WORK ORDER
A complete answer lists every line of the material where the string "derived" occurs.

LISTED ENTRIES
======
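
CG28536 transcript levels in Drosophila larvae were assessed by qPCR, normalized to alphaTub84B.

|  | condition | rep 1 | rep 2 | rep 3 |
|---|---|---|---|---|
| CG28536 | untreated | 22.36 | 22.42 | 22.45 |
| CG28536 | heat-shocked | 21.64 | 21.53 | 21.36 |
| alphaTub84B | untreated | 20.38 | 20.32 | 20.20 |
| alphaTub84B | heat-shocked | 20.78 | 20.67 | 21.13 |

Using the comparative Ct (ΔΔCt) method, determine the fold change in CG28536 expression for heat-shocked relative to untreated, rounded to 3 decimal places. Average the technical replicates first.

2.751

Mean Ct: CG28536 untreated 22.410; CG28536 heat-shocked 21.510; alphaTub84B untreated 20.300; alphaTub84B heat-shocked 20.860
ΔCt(untreated) = 22.410 − 20.300 = 2.110
ΔCt(heat-shocked) = 21.510 − 20.860 = 0.650
ΔΔCt = 0.650 − 2.110 = -1.460
Fold change = 2^(−(-1.460)) = 2^1.460 = 2.7511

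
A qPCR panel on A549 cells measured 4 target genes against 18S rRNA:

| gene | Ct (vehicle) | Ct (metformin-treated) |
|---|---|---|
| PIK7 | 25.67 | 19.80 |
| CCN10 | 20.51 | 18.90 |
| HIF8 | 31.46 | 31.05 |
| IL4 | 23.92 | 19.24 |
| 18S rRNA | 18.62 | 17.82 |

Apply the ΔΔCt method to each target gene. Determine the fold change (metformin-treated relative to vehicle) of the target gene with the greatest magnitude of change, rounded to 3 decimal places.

PIK7: ΔΔCt = (19.80−17.82) − (25.67−18.62) = 1.98 − 7.05 = -5.07; fold change = 2^5.07 = 33.591
CCN10: ΔΔCt = (18.90−17.82) − (20.51−18.62) = 1.08 − 1.89 = -0.81; fold change = 2^0.81 = 1.753
HIF8: ΔΔCt = (31.05−17.82) − (31.46−18.62) = 13.23 − 12.84 = 0.39; fold change = 2^-0.39 = 0.763
IL4: ΔΔCt = (19.24−17.82) − (23.92−18.62) = 1.42 − 5.30 = -3.88; fold change = 2^3.88 = 14.723
PIK7 has the largest |ΔΔCt| = 5.07.

33.591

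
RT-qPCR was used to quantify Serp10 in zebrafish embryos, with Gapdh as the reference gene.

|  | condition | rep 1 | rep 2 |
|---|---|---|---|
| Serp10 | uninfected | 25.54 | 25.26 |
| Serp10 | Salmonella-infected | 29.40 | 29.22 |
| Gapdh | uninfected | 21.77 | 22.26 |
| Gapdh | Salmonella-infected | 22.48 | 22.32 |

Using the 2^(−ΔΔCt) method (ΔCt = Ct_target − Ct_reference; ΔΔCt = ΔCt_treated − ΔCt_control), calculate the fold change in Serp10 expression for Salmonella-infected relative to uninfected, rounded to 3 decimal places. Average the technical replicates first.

Mean Ct: Serp10 uninfected 25.400; Serp10 Salmonella-infected 29.310; Gapdh uninfected 22.015; Gapdh Salmonella-infected 22.400
ΔCt(uninfected) = 25.400 − 22.015 = 3.385
ΔCt(Salmonella-infected) = 29.310 − 22.400 = 6.910
ΔΔCt = 6.910 − 3.385 = 3.525
Fold change = 2^(−3.525) = 0.0869

0.087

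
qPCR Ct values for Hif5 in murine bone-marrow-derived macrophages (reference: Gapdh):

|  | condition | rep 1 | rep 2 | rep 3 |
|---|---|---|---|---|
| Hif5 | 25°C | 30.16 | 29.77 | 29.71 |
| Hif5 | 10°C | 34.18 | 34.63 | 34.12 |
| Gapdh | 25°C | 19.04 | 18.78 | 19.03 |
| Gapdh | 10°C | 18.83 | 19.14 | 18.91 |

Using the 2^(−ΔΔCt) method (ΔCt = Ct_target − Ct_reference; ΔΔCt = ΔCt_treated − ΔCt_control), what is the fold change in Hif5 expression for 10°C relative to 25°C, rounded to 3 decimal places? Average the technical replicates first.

Mean Ct: Hif5 25°C 29.880; Hif5 10°C 34.310; Gapdh 25°C 18.950; Gapdh 10°C 18.960
ΔCt(25°C) = 29.880 − 18.950 = 10.930
ΔCt(10°C) = 34.310 − 18.960 = 15.350
ΔΔCt = 15.350 − 10.930 = 4.420
Fold change = 2^(−4.420) = 0.0467

0.047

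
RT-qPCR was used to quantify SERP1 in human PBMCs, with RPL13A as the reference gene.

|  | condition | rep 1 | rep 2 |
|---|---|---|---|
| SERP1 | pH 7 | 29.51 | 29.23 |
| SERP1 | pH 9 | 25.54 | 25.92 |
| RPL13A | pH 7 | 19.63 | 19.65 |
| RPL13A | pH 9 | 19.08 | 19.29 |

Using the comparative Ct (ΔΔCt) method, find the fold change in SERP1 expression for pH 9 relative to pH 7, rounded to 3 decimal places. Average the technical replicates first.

Mean Ct: SERP1 pH 7 29.370; SERP1 pH 9 25.730; RPL13A pH 7 19.640; RPL13A pH 9 19.185
ΔCt(pH 7) = 29.370 − 19.640 = 9.730
ΔCt(pH 9) = 25.730 − 19.185 = 6.545
ΔΔCt = 6.545 − 9.730 = -3.185
Fold change = 2^(−(-3.185)) = 2^3.185 = 9.0945

9.095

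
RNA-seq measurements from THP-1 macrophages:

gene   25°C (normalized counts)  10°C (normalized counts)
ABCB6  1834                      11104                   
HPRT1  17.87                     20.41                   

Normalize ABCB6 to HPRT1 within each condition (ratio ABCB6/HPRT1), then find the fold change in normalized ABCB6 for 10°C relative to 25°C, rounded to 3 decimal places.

ABCB6/HPRT1 (25°C) = 1834 / 17.87 = 102.63
ABCB6/HPRT1 (10°C) = 11104 / 20.41 = 544.05
Fold change = 544.05 / 102.63 = 5.3010

5.301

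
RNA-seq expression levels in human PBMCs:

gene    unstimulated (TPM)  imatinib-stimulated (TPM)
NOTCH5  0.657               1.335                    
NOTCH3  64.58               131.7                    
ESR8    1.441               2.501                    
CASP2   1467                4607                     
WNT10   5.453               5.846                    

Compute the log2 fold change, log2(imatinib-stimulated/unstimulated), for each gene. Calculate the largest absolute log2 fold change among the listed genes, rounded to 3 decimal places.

1.651

log2(1.335/0.657) = 1.023  (NOTCH5)
log2(131.7/64.58) = 1.028  (NOTCH3)
log2(2.501/1.441) = 0.795  (ESR8)
log2(4607/1467) = 1.651  (CASP2)
log2(5.846/5.453) = 0.100  (WNT10)
The largest magnitude belongs to CASP2.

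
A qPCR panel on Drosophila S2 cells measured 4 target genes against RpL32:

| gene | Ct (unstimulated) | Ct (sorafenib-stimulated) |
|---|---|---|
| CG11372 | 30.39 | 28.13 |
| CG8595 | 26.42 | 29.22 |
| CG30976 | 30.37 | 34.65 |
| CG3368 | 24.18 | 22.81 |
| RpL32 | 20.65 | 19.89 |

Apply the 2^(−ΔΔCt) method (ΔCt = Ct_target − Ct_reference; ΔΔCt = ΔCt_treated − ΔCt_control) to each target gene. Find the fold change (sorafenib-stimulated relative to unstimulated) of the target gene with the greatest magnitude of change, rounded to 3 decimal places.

0.030

CG11372: ΔΔCt = (28.13−19.89) − (30.39−20.65) = 8.24 − 9.74 = -1.50; fold change = 2^1.50 = 2.828
CG8595: ΔΔCt = (29.22−19.89) − (26.42−20.65) = 9.33 − 5.77 = 3.56; fold change = 2^-3.56 = 0.085
CG30976: ΔΔCt = (34.65−19.89) − (30.37−20.65) = 14.76 − 9.72 = 5.04; fold change = 2^-5.04 = 0.030
CG3368: ΔΔCt = (22.81−19.89) − (24.18−20.65) = 2.92 − 3.53 = -0.61; fold change = 2^0.61 = 1.526
CG30976 has the largest |ΔΔCt| = 5.04.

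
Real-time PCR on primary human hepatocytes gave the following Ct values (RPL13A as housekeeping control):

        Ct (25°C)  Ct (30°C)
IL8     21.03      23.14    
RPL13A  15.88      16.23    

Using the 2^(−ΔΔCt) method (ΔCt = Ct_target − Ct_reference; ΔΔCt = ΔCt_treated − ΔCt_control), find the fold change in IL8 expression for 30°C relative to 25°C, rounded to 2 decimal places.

ΔCt(25°C) = 21.030 − 15.880 = 5.150
ΔCt(30°C) = 23.140 − 16.230 = 6.910
ΔΔCt = 6.910 − 5.150 = 1.760
Fold change = 2^(−1.760) = 0.295

0.30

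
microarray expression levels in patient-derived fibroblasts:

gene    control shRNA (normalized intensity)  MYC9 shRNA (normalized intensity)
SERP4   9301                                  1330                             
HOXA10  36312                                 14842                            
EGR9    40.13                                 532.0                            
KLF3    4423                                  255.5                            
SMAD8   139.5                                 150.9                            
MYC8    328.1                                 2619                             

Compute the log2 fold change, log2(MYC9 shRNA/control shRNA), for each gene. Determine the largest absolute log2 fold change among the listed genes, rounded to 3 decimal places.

4.114

log2(1330/9301) = -2.806  (SERP4)
log2(14842/36312) = -1.291  (HOXA10)
log2(532.0/40.13) = 3.729  (EGR9)
log2(255.5/4423) = -4.114  (KLF3)
log2(150.9/139.5) = 0.113  (SMAD8)
log2(2619/328.1) = 2.997  (MYC8)
The largest magnitude belongs to KLF3.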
======
ANSWER
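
qPCR Ct values for Hif5 in murine bone-marrow-derived macrophages (reference: Gapdh):
microarray expression levels in patient-derived fibroblasts: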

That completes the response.